**Provided records**
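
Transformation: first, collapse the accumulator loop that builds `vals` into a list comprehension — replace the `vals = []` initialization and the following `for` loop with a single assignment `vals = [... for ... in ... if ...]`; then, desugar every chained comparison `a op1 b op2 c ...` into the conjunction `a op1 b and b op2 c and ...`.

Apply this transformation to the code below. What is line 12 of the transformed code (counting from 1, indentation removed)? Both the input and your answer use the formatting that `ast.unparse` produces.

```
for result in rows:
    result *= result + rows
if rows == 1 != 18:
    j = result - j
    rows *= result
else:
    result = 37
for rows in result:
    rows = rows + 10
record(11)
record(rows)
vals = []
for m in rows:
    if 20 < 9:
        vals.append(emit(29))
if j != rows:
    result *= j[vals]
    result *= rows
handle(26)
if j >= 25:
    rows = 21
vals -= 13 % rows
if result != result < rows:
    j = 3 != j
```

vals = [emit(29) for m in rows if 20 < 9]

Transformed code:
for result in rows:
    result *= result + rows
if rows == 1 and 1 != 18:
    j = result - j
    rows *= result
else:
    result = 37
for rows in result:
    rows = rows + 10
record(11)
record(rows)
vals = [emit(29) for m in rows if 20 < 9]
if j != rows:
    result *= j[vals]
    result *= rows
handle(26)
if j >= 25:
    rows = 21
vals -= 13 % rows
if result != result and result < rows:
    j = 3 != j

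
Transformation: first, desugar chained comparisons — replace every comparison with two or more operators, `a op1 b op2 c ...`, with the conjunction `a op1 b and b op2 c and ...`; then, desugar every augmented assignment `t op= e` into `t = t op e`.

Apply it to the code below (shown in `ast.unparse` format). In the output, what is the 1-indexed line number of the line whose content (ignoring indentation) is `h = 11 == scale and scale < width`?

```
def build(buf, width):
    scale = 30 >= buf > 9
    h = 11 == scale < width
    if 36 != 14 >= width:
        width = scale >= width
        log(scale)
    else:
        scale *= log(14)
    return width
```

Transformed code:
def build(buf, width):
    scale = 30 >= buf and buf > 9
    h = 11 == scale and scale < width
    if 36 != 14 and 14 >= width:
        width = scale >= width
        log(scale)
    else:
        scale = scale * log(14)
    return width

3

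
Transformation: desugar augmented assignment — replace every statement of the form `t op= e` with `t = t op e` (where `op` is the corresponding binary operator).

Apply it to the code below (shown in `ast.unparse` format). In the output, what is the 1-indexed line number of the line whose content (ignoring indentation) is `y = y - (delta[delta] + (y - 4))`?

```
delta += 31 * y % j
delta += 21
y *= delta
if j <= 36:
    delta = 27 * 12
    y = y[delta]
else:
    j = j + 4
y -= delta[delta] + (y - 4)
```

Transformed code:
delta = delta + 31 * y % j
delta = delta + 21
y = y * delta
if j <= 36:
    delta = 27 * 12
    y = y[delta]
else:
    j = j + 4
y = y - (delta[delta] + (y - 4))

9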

**Exercise prompt**
For each line of the entries that includes "desugar", show that line.

**Output of the task**
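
Transformation: first, collapse the accumulator loop that builds `vals` into a list comprehension — replace the `vals = []` initialization and the following `for` loop with a single assignment `vals = [... for ... in ... if ...]`; then, desugar every chained comparison `a op1 b op2 c ...` into the conjunction `a op1 b and b op2 c and ...`.
Transformation: first, desugar chained comparisons — replace every comparison with two or more operators, `a op1 b op2 c ...`, with the conjunction `a op1 b and b op2 c and ...`; then, desugar every augmented assignment `t op= e` into `t = t op e`.
Transformation: desugar augmented assignment — replace every statement of the form `t op= e` with `t = t op e` (where `op` is the corresponding binary operator).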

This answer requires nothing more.